BEGIN

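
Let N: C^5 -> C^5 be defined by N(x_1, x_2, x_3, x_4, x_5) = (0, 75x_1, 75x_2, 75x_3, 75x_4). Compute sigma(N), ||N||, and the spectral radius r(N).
sigma(N) = {0}; ||N|| = 75; r(N) = 0. (N is nilpotent with N^5 = 0.)

On C^5, N is a strictly lower-triangular matrix with 75 on the subdiagonal and zeros elsewhere, so its characteristic polynomial is lambda^5 and every eigenvalue is 0: sigma(N) = {0}. For the operator norm, N e_i = 75e_{i+1} for i = 1, ..., 4 and N e_5 = 0, so the singular values of N are 75 (with multiplicity 4) and 0; hence ||N|| = 75. The spectral radius r(N) = max|lambda| = 0. Note ||N|| > r(N) — characteristic of non-normal nilpotent operators. Indeed N^5 = 0.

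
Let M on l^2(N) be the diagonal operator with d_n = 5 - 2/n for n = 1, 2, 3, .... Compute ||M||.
||M|| = 5

For a diagonal operator on l^2 with entries d_n, ||M|| = sup_n |d_n|. Here d_1 = 3, d_2 = 4, ..., and d_n = 5 - 2/n increases monotonically toward 5. All terms lie in [3, 5), so |d_n| = d_n and the supremum is the limit 5, which is not attained by any individual d_n. Hence ||M|| = 5.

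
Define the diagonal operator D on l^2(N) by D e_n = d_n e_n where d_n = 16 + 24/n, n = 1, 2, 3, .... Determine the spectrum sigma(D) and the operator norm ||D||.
sigma(D) = {16 + 24/n : n ≥ 1} ∪ {16}; ||D|| = 40

A bounded diagonal operator on l^2 with diagonal entries d_n has spectrum equal to the closure of {d_n : n ≥ 1}: every d_n is an eigenvalue (with eigenvector e_n), so {d_n} ⊂ sigma(D); the spectrum is closed, so its closure is too; and for lambda not in the closure, (D - lambda I) has bounded inverse (the diagonal entries 1/(d_n - lambda) are bounded). For our sequence d_n = 16 + 24/n, n = 1, 2, 3, ...:
  - {d_n} = {16 + 24/n : n ≥ 1}; the only limit point is 16
  - closure = {16 + 24/n : n ≥ 1} ∪ {16}
For the norm: a diagonal operator has ||D|| = sup_n |d_n|. Here d_n = 16 + 24/n is positive and decreasing, so sup_n |d_n| = d_1 = 16 + 24 = 40. So ||D|| = 40.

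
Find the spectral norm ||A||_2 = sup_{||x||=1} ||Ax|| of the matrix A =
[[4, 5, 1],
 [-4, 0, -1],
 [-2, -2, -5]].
||A||_2 ≈ 8.3444 (= sqrt(largest eigenvalue of A^T A))

||A||_2 = sigma_max(A) = sqrt(lambda_max(A^T A)). Form the symmetric matrix M = A^T A =
[[36, 24, 18],
 [24, 29, 15],
 [18, 15, 27]].
Its characteristic polynomial (trace, sum of principal 2x2 minors, determinant of M give the coefficients) is
  p(λ) = det(λ I - M) = λ^3 - 92λ^2 + 1674λ - 8100.
No integer candidate from the rational root theorem (±divisors of 8100) is a root, so the roots are irrational. The cubic discriminant is Δ = 407829168 > 0, so there are three distinct real roots. p(8) = -84 and p(9) = 243 have opposite signs, so a root lies in (8, 9); Newton's method refines it to λ ≈ 8.2216. p(14) = 48 and p(15) = -315 have opposite signs, so a root lies in (14, 15); Newton's method refines it to λ ≈ 14.1493. p(69) = -2097 and p(70) = 1280 have opposite signs, so a root lies in (69, 70); Newton's method refines it to λ ≈ 69.629. Check (Vieta): the three roots sum to 92, matching tr M = 92.
So the eigenvalues of A^T A are ≈ 8.2216, 14.1493, 69.629 (all ≥ 0, as they must be for A^T A). The largest is λ_max ≈ 69.629, hence ||A||_2 = sqrt(λ_max) ≈ 8.3444.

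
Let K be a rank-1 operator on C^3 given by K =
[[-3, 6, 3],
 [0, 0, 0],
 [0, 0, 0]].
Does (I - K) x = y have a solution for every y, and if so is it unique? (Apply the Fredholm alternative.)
(I - K) is invertible (det(I - K) = 4 ≠ 0), so for every y in C^3 the equation (I - K) x = y has a unique solution.

K has rank 1, so it is an outer product K = u v^T: every row of K is a multiple of one row vector. Reading off the entries, u = (3, 0, 0) and v = (-1, 2, 1) (row i of K equals u_i·v^T). A rank-one matrix u v^T satisfies K u = u (v·u) and kills the (2)-dimensional subspace v^⊥, so its characteristic polynomial is lambda^2 (lambda - v·u) with v·u = tr K = -3. Hence the eigenvalues of I - K are 1 (multiplicity 2) and 1 - (-3) = 4, so det(I - K) = 4. (Direct check: I - K =
[[4, -6, -3],
 [0, 1, 0],
 [0, 0, 1]]
has determinant 4.) The finite-dimensional Fredholm alternative says: either (I - K) is invertible, or ker(I - K) ≠ {0} and then range(I - K) = ker((I - K)^*)^⊥, with dim ker(I - K) = dim ker((I - K)^*). Since det(I - K) ≠ 0, 1 is not an eigenvalue of K and ker(I - K) = {0}, so we are in the first case: for every y there is a unique x = (I - K)^(-1) y. Explicitly, by the Sherman–Morrison formula, (I - u v^T)^(-1) = I + u v^T/(1 - v·u), i.e. (I - K)^(-1) = I + K/(4).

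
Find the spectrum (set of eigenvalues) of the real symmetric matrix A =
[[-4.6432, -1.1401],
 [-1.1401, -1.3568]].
sigma(A) ≈ {-5, -1}

A is real symmetric, so its spectrum consists of real eigenvalues. Expanding the characteristic polynomial of the displayed matrix gives
  det(λ I - A) = p(λ) = λ^2 + (6)λ + (5).
Solving p(λ) = 0 yields eigenvalues ≈ -5, -1. (A is shown rounded to 4 decimals, so these recover the underlying integer eigenvalues to within that precision.)
Verification: the trace of A = -6 equals the sum of eigenvalues -6, and det(A) ≈ 5.0001 matches the eigenvalue product 5.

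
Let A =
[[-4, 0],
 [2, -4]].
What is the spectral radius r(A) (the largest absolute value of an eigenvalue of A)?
r(A) = 4

The eigenvalues of A are the roots of its characteristic polynomial. With M = A (coefficients from the trace and determinant):
  p(λ) = det(λ I - M) = λ^2 + 8λ + 16.
For λ^2 + 8λ + 16 the discriminant is 0. It is a perfect square (0^2), so the roots are rational: λ = (-8 ± 0)/2 = -4, -4.
Thus the eigenvalues (to 4 decimals) are -4 (modulus 4). The spectral radius is the largest modulus: r(A) = 4. (Cross-check: r(A) ≤ ||A||_2 ≈ 5.1231; equality holds whenever A is normal, though it can also hold for some non-normal A.)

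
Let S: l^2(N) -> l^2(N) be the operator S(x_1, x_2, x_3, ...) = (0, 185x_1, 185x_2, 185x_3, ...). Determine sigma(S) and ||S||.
sigma(S) = closed disk {z in C : |z| ≤ 185}; ||S|| = 185

Note S = 185·U where U is the unit right shift (U x)_k = x_{k-1} (with x_0 := 0); so ||S|| = 185||U|| and sigma(S) = 185·sigma(U). ||S x||^2 = sum_{k≥1} |185x_k|^2 = 34225||x||^2, so ||S|| = 185 and sigma(S) ⊂ {|z| ≤ 185}. For any |lambda| < 185, the equation (S - lambda I) x = 0 forces x_1 = 0, then 185x_k = lambda x_{k+1} ⇒ x = 0, so S has no eigenvalues. But (S - lambda I) is not surjective for |lambda| < 185: solving (S - lambda I) x = e_1 would require x_n proportional to (lambda/185)^(-n), which is not in l^2. So every |lambda| < 185 lies in the residual spectrum. The boundary |lambda| = 185 is in the approximate point spectrum (the spectrum is closed). Hence sigma(S) is the closed disk of radius 185.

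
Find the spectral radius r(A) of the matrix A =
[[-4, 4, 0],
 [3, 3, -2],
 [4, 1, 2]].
r(A) ≈ 5.7824

The eigenvalues of A are the roots of its characteristic polynomial. With M = A (coefficients from the trace, the sum of principal 2x2 minors, and det A):
  p(λ) = det(λ I - M) = λ^3 - λ^2 - 24λ + 88.
No integer candidate from the rational root theorem (±divisors of 88) is a root, so the roots are irrational. The cubic discriminant is Δ = -114848 < 0, so there is one real root and a complex-conjugate pair. p(-6) = -20 and p(-5) = 58 have opposite signs, so a root lies in (-6, -5); Newton's method refines it to λ ≈ -5.7824. Dividing out (λ - (-5.7824)) leaves approximately λ^2 - 6.7824λ + 15.2186. For λ^2 - 6.7824λ + 15.2186 the discriminant is -14.8734. It is negative, so the remaining roots are the complex-conjugate pair λ ≈ 3.3912 ± 1.9283i. Their product equals the constant term, so |λ|^2 ≈ 15.2186 and |λ| ≈ 3.9011.
Thus the eigenvalues (to 4 decimals) are -5.7824 (modulus 5.7824); 3.3912 ± 1.9283i (modulus 3.9011). The spectral radius is the largest modulus: r(A) ≈ 5.7824. (Cross-check: r(A) ≤ ||A||_2 ≈ 6.4654; equality holds whenever A is normal, though it can also hold for some non-normal A.)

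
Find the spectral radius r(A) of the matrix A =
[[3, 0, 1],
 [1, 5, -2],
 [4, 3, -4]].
r(A) ≈ 4.2922

The eigenvalues of A are the roots of its characteristic polynomial. With M = A (coefficients from the trace, the sum of principal 2x2 minors, and det A):
  p(λ) = det(λ I - M) = λ^3 - 4λ^2 - 15λ + 59.
No integer candidate from the rational root theorem (±divisors of 59) is a root, so the roots are irrational. The cubic discriminant is Δ = 1937 > 0, so there are three distinct real roots. p(-4) = -9 and p(-3) = 41 have opposite signs, so a root lies in (-4, -3); Newton's method refines it to λ ≈ -3.8565. p(3) = 5 and p(4) = -1 have opposite signs, so a root lies in (3, 4); Newton's method refines it to λ ≈ 3.5643. p(4) = -1 and p(5) = 9 have opposite signs, so a root lies in (4, 5); Newton's method refines it to λ ≈ 4.2922. Check (Vieta): the three roots sum to 4, matching tr M = 4.
Thus the eigenvalues (to 4 decimals) are -3.8565 (modulus 3.8565); 3.5643 (modulus 3.5643); 4.2922 (modulus 4.2922). The spectral radius is the largest modulus: r(A) ≈ 4.2922. (Cross-check: r(A) ≤ ||A||_2 ≈ 7.9953; equality holds whenever A is normal, though it can also hold for some non-normal A.)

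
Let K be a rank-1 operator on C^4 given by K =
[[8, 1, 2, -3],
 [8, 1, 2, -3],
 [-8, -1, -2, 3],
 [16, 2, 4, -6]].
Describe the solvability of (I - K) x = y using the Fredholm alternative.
(I - K) is singular (det(I - K) = 0, i.e. 1 ∈ sigma(K)). (I - K) x = y is solvable iff y ⊥ ker((I - K)^*) = span{(8, 1, 2, -3)}, i.e. iff 8y_1 + y_2 + 2y_3 - 3y_4 = 0. When solvable, the solutions are x = y + c·(1, 1, -1, 2), c arbitrary (ker(I - K) = span{(1, 1, -1, 2)}, dimension 1).

K has rank 1, so it is an outer product K = u v^T: every row of K is a multiple of one row vector. Reading off the entries, u = (1, 1, -1, 2) and v = (8, 1, 2, -3) (row i of K equals u_i·v^T). A rank-one matrix u v^T satisfies K u = u (v·u) and kills the (3)-dimensional subspace v^⊥, so its characteristic polynomial is lambda^3 (lambda - v·u) with v·u = tr K = 1. Hence the eigenvalues of I - K are 1 (multiplicity 3) and 1 - (1) = 0, so det(I - K) = 0. (Direct check: I - K =
[[-7, -1, -2, 3],
 [-8, 0, -2, 3],
 [8, 1, 3, -3],
 [-16, -2, -4, 7]]
has determinant 0.) So 1 is an eigenvalue of K and (I - K) is not invertible. The finite-dimensional Fredholm alternative says: either (I - K) is invertible, or ker(I - K) ≠ {0} and then range(I - K) = ker((I - K)^*)^⊥, with dim ker(I - K) = dim ker((I - K)^*). We are in the second case, so we need both kernels. Kernel of I - K: (I - K) u = u - u (v·u) = u - u = 0, so ker(I - K) = span{u} = span{(1, 1, -1, 2)} (it is exactly 1-dimensional because rank(I - K) = 3). Kernel of the adjoint: K is real, so (I - K)^* = I - K^T = I - v u^T, and (I - v u^T) v = v - v (u·v) = 0; hence ker((I - K)^*) = span{v} = span{(8, 1, 2, -3)}. Therefore (I - K) x = y is solvable iff <y, v> = 0, i.e. iff 8y_1 + y_2 + 2y_3 - 3y_4 = 0. When this holds, K y = u (v·y) = 0, so (I - K) y = y and x = y is a particular solution; the full solution set is the line x = y + c·u = y + c·(1, 1, -1, 2), c ∈ C.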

END

WHAT IS BEING ASKED: Pull out every line of the records above that contains the word "given".

ANSWER FOR THIS EXERCISE:
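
Let K be a rank-1 operator on C^3 given by K =
Let K be a rank-1 operator on C^4 given by K =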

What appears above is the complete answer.